(Stored items)
::::::::

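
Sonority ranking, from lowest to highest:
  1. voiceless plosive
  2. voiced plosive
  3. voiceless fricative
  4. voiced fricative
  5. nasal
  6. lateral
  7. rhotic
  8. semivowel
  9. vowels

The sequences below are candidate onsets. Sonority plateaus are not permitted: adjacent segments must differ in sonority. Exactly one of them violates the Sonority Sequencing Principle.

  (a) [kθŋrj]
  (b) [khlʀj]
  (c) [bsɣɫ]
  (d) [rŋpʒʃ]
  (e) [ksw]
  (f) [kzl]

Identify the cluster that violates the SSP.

(a) sonority 1-3-5-7-8: well-formed.
(b) sonority 1-3-6-7-8: well-formed.
(c) sonority 2-3-4-6: well-formed.
(d) sonority 7-5-1-4-3: ill-formed.
(e) sonority 1-3-8: well-formed.
(f) sonority 1-4-6: well-formed.

d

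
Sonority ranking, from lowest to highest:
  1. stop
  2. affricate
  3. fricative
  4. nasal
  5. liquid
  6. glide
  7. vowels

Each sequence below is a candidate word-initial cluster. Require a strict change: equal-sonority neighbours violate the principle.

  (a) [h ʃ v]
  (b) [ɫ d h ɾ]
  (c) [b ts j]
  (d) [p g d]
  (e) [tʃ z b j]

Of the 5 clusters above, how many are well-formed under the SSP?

(a) [h ʃ v]: profile 3-3-3 — violates.
(b) [ɫ d h ɾ]: profile 5-1-3-5 — violates.
(c) [b ts j]: profile 1-2-6 — obeys.
(d) [p g d]: profile 1-1-1 — violates.
(e) [tʃ z b j]: profile 2-3-1-6 — violates.

1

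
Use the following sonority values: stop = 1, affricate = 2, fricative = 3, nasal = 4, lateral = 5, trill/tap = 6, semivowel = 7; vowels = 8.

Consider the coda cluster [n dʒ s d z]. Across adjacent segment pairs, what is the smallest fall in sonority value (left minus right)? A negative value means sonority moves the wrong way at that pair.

-2

/n/ is a nasal (sonority 4).
/dʒ/ is an affricate (sonority 2).
/s/ is a fricative (sonority 3).
/d/ is a stop (sonority 1).
/z/ is a fricative (sonority 3).
/n/→/dʒ/: change +2.
/dʒ/→/s/: change -1.
/s/→/d/: change +2.
/d/→/z/: change -2.
Minimum = -2.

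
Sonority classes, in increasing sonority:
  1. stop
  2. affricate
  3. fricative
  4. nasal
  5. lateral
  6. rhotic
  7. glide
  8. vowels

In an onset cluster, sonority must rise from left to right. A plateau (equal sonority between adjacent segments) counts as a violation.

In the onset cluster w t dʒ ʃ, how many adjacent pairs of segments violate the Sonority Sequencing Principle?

/w/ is a glide (sonority 7).
/t/ is a stop (sonority 1).
/dʒ/ is an affricate (sonority 2).
/ʃ/ is a fricative (sonority 3).
/w/→/t/: 7→1 (does not rise) — violation.
/t/→/dʒ/: 1→2 (rises) — ok.
/dʒ/→/ʃ/: 2→3 (rises) — ok.

1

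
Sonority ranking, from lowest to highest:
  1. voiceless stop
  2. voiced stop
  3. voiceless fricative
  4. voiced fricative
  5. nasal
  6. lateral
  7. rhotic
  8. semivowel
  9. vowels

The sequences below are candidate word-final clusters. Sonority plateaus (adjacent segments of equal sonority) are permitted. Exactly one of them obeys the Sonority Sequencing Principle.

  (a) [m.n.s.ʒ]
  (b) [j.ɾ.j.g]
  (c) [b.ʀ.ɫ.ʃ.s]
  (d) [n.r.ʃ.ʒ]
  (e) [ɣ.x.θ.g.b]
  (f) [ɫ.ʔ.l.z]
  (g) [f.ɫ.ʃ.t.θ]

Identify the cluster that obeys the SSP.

(a) sonority 5-5-3-4: ill-formed.
(b) sonority 8-7-8-2: ill-formed.
(c) sonority 2-7-6-3-3: ill-formed.
(d) sonority 5-7-3-4: ill-formed.
(e) sonority 4-3-3-2-2: well-formed.
(f) sonority 6-1-6-4: ill-formed.
(g) sonority 3-6-3-1-3: ill-formed.

e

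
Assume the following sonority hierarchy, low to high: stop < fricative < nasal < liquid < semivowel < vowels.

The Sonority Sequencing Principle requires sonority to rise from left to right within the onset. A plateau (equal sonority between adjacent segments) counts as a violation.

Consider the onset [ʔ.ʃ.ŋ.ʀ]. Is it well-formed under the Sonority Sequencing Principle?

yes

/ʔ/ is a stop (sonority 1).
/ʃ/ is a fricative (sonority 2).
/ŋ/ is a nasal (sonority 3).
/ʀ/ is a liquid (sonority 4).
The profile 1-2-3-4 strictly rises, so the onset satisfies the SSP.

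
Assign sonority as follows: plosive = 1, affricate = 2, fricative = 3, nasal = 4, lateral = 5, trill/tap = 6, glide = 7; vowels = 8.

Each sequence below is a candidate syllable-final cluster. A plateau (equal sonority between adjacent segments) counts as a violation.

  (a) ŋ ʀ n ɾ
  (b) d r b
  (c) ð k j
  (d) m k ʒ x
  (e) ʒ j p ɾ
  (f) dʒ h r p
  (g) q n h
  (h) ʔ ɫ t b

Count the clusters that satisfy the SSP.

(a) sonority 4-6-4-6: ill-formed.
(b) sonority 1-6-1: ill-formed.
(c) sonority 3-1-7: ill-formed.
(d) sonority 4-1-3-3: ill-formed.
(e) sonority 3-7-1-6: ill-formed.
(f) sonority 2-3-6-1: ill-formed.
(g) sonority 1-4-3: ill-formed.
(h) sonority 1-5-1-1: ill-formed.

0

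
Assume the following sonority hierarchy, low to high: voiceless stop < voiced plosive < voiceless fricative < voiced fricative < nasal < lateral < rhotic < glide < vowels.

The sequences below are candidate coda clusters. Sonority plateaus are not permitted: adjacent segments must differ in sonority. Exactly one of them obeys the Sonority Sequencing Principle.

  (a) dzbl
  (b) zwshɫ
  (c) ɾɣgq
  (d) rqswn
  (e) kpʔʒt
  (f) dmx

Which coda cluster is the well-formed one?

c

(a) sonority 2-4-2-6: ill-formed.
(b) sonority 4-8-3-3-6: ill-formed.
(c) sonority 7-4-2-1: well-formed.
(d) sonority 7-1-3-8-5: ill-formed.
(e) sonority 1-1-1-4-1: ill-formed.
(f) sonority 2-5-3: ill-formed.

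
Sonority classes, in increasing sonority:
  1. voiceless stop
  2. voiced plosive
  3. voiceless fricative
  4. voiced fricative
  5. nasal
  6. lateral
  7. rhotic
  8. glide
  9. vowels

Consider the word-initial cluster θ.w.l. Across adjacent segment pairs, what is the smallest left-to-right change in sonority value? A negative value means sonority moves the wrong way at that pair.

-2

/θ/ is a voiceless fricative (sonority 3).
/w/ is a glide (sonority 8).
/l/ is a lateral (sonority 6).
/θ/→/w/: change +5.
/w/→/l/: change -2.
Minimum = -2.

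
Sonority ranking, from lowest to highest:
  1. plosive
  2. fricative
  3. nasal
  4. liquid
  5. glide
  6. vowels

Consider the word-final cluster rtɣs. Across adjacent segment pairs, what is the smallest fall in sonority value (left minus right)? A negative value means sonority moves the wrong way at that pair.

/r/ — liquid, sonority 4.
/t/ — plosive, sonority 1.
/ɣ/ — fricative, sonority 2.
/s/ — fricative, sonority 2.
/r/→/t/: change +3.
/t/→/ɣ/: change -1.
/ɣ/→/s/: change +0.
Minimum = -1.

-1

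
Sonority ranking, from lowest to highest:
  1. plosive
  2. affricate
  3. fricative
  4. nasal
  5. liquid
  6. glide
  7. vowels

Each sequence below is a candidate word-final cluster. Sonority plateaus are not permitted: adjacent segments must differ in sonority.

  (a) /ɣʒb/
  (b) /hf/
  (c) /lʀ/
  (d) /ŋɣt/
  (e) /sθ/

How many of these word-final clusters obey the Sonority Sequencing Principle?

(a) 3-3-1 → violates
(b) 3-3 → violates
(c) 5-5 → violates
(d) 4-3-1 → obeys
(e) 3-3 → violates

1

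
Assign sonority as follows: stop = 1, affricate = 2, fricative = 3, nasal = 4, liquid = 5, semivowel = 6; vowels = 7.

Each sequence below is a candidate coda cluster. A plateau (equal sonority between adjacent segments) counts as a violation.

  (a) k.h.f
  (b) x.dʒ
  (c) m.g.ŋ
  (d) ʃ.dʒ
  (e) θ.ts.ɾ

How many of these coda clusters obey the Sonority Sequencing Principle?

(a) sonority 1-3-3: ill-formed.
(b) sonority 3-2: well-formed.
(c) sonority 4-1-4: ill-formed.
(d) sonority 3-2: well-formed.
(e) sonority 3-2-5: ill-formed.

2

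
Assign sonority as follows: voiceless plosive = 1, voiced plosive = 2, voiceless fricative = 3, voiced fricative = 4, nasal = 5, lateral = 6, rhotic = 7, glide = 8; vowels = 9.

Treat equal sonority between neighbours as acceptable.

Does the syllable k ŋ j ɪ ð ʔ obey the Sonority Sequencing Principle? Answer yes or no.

yes

Onset: /k/ is a voiceless plosive (sonority 1), /ŋ/ is a nasal (sonority 5), /j/ is a glide (sonority 8); then the nucleus /ɪ/ (sonority 9).
Onset profile 1-5-8-9 — rises to the nucleus.
Coda: /ð/ is a voiced fricative (sonority 4), /ʔ/ is a voiceless plosive (sonority 1).
Coda profile 9-4-1 — falls from the nucleus.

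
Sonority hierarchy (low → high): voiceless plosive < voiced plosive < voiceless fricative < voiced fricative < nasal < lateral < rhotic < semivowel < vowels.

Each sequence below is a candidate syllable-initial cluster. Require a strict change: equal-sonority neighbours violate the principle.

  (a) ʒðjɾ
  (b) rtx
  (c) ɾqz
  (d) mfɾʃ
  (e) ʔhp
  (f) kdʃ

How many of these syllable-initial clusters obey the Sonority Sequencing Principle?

1

(a) ʒðjɾ: profile 4-4-8-7 — violates.
(b) rtx: profile 7-1-3 — violates.
(c) ɾqz: profile 7-1-4 — violates.
(d) mfɾʃ: profile 5-3-7-3 — violates.
(e) ʔhp: profile 1-3-1 — violates.
(f) kdʃ: profile 1-2-3 — obeys.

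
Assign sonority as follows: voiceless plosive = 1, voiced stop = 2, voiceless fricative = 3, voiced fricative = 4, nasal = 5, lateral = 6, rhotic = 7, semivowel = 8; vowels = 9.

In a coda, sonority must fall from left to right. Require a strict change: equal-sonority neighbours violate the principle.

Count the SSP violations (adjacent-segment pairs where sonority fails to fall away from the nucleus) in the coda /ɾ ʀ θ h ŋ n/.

/ɾ/ — rhotic, sonority 7.
/ʀ/ — rhotic, sonority 7.
/θ/ — voiceless fricative, sonority 3.
/h/ — voiceless fricative, sonority 3.
/ŋ/ — nasal, sonority 5.
/n/ — nasal, sonority 5.
/ɾ/→/ʀ/: 7→7 (plateau) — violation.
/ʀ/→/θ/: 7→3 (falls) — ok.
/θ/→/h/: 3→3 (plateau) — violation.
/h/→/ŋ/: 3→5 (does not fall) — violation.
/ŋ/→/n/: 5→5 (plateau) — violation.

4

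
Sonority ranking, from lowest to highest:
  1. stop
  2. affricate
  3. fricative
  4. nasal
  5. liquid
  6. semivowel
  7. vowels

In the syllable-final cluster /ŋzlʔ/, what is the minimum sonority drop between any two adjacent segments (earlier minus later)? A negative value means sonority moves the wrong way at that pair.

-2

/ŋ/ is a nasal (sonority 4).
/z/ is a fricative (sonority 3).
/l/ is a liquid (sonority 5).
/ʔ/ is a stop (sonority 1).
/ŋ/→/z/: change +1.
/z/→/l/: change -2.
/l/→/ʔ/: change +4.
Minimum = -2.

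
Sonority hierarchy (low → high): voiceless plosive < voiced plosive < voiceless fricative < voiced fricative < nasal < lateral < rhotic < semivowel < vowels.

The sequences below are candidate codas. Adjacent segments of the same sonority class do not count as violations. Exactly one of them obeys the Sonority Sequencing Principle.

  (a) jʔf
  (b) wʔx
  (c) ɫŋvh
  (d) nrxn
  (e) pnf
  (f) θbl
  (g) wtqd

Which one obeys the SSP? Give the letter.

c

(a) 8-1-3 → violates
(b) 8-1-3 → violates
(c) 6-5-4-3 → obeys
(d) 5-7-3-5 → violates
(e) 1-5-3 → violates
(f) 3-2-6 → violates
(g) 8-1-1-2 → violates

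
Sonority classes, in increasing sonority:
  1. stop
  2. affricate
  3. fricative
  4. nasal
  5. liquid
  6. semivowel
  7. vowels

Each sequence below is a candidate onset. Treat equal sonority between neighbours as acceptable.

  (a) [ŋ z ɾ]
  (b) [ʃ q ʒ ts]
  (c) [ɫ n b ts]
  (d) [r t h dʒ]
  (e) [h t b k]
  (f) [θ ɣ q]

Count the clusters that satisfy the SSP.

(a) [ŋ z ɾ]: profile 4-3-5 — violates.
(b) [ʃ q ʒ ts]: profile 3-1-3-2 — violates.
(c) [ɫ n b ts]: profile 5-4-1-2 — violates.
(d) [r t h dʒ]: profile 5-1-3-2 — violates.
(e) [h t b k]: profile 3-1-1-1 — violates.
(f) [θ ɣ q]: profile 3-3-1 — violates.

0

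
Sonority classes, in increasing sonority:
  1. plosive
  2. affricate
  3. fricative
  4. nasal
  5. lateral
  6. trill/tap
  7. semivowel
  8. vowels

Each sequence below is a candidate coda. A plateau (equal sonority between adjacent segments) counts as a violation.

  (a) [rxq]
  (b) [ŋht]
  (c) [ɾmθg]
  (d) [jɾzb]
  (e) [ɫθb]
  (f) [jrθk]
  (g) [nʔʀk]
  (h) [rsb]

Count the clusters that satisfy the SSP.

7

(a) sonority 6-3-1: well-formed.
(b) sonority 4-3-1: well-formed.
(c) sonority 6-4-3-1: well-formed.
(d) sonority 7-6-3-1: well-formed.
(e) sonority 5-3-1: well-formed.
(f) sonority 7-6-3-1: well-formed.
(g) sonority 4-1-6-1: ill-formed.
(h) sonority 6-3-1: well-formed.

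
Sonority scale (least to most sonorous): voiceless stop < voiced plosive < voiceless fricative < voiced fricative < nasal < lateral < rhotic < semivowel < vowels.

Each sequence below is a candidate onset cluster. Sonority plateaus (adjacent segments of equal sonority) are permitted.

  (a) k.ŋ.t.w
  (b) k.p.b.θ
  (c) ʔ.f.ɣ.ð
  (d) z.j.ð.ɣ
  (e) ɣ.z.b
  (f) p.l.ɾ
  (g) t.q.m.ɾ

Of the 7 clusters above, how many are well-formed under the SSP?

(a) 1-5-1-8 → violates
(b) 1-1-2-3 → obeys
(c) 1-3-4-4 → obeys
(d) 4-8-4-4 → violates
(e) 4-4-2 → violates
(f) 1-6-7 → obeys
(g) 1-1-5-7 → obeys

4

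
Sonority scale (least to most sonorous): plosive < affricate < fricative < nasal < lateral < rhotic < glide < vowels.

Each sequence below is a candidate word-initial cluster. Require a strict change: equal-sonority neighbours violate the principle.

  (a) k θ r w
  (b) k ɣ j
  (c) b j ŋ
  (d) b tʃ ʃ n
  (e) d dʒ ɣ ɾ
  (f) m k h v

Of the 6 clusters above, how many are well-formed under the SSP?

(a) k θ r w: profile 1-3-6-7 — obeys.
(b) k ɣ j: profile 1-3-7 — obeys.
(c) b j ŋ: profile 1-7-4 — violates.
(d) b tʃ ʃ n: profile 1-2-3-4 — obeys.
(e) d dʒ ɣ ɾ: profile 1-2-3-6 — obeys.
(f) m k h v: profile 4-1-3-3 — violates.

4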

::::::::

Task to complete: Please reproduce exactly the lines from the first one of the records above through the line containing "Use the following", both included, and nothing else.

Response to the exercise:
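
Sonority ranking, from lowest to highest:
  1. voiceless plosive
  2. voiced plosive
  3. voiceless fricative
  4. voiced fricative
  5. nasal
  6. lateral
  7. rhotic
  8. semivowel
  9. vowels

The sequences below are candidate onsets. Sonority plateaus are not permitted: adjacent segments must differ in sonority. Exactly one of them violates the Sonority Sequencing Principle.

  (a) [kθŋrj]
  (b) [khlʀj]
  (c) [bsɣɫ]
  (d) [rŋpʒʃ]
  (e) [ksw]
  (f) [kzl]

Identify the cluster that violates the SSP.

(a) sonority 1-3-5-7-8: well-formed.
(b) sonority 1-3-6-7-8: well-formed.
(c) sonority 2-3-4-6: well-formed.
(d) sonority 7-5-1-4-3: ill-formed.
(e) sonority 1-3-8: well-formed.
(f) sonority 1-4-6: well-formed.

d

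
Sonority ranking, from lowest to highest:
  1. stop
  2. affricate
  3. fricative
  4. nasal
  5. liquid
  6. glide
  7. vowels

Each sequence below is a candidate word-initial cluster. Require a strict change: equal-sonority neighbours violate the principle.

  (a) [h ʃ v]
  (b) [ɫ d h ɾ]
  (c) [b ts j]
  (d) [p g d]
  (e) [tʃ z b j]

Of the 5 clusters above, how many are well-formed under the SSP?

(a) [h ʃ v]: profile 3-3-3 — violates.
(b) [ɫ d h ɾ]: profile 5-1-3-5 — violates.
(c) [b ts j]: profile 1-2-6 — obeys.
(d) [p g d]: profile 1-1-1 — violates.
(e) [tʃ z b j]: profile 2-3-1-6 — violates.

1

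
Use the following sonority values: stop = 1, affricate = 2, fricative = 3, nasal = 4, lateral = 5, trill/tap = 6, semivowel = 7; vowels = 8.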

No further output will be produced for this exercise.